**Available data**

.....

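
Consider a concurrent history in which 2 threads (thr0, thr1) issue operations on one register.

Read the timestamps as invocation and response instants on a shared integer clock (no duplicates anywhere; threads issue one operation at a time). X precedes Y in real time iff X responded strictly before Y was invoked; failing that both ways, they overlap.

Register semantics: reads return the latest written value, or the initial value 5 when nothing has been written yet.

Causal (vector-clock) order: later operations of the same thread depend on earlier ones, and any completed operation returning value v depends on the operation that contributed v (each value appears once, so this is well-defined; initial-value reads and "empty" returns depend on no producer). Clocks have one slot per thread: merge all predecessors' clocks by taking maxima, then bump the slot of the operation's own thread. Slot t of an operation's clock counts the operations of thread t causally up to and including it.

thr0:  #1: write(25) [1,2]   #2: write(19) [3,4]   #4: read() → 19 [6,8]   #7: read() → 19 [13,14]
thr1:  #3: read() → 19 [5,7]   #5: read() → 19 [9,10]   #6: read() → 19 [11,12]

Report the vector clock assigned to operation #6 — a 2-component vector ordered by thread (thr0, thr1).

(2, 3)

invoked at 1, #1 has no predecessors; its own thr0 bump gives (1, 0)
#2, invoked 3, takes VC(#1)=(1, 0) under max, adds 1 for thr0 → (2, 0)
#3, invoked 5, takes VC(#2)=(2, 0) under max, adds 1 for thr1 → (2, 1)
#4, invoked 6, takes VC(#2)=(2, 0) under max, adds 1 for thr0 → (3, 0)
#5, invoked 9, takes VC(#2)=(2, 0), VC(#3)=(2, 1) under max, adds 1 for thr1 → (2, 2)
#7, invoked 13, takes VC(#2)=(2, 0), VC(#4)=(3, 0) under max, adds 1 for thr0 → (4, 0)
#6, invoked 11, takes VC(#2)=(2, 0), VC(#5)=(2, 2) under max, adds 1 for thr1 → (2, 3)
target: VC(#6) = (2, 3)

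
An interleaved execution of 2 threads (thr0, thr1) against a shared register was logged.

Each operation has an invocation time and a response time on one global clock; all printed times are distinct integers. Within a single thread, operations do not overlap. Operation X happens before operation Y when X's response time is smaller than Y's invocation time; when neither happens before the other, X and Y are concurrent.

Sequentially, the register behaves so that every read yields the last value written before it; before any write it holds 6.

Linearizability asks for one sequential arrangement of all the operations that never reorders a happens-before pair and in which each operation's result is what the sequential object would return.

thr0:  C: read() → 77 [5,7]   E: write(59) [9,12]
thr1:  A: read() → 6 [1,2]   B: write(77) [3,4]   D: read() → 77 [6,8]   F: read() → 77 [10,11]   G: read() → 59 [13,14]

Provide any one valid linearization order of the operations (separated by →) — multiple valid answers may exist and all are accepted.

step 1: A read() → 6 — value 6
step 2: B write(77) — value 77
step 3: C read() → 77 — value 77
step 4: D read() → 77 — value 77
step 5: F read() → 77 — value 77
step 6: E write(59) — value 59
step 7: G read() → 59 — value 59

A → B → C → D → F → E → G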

.....

**Task goal**
Across the entries above, work out how many lines hold "which". The answer is that number alone.

**Solution**
2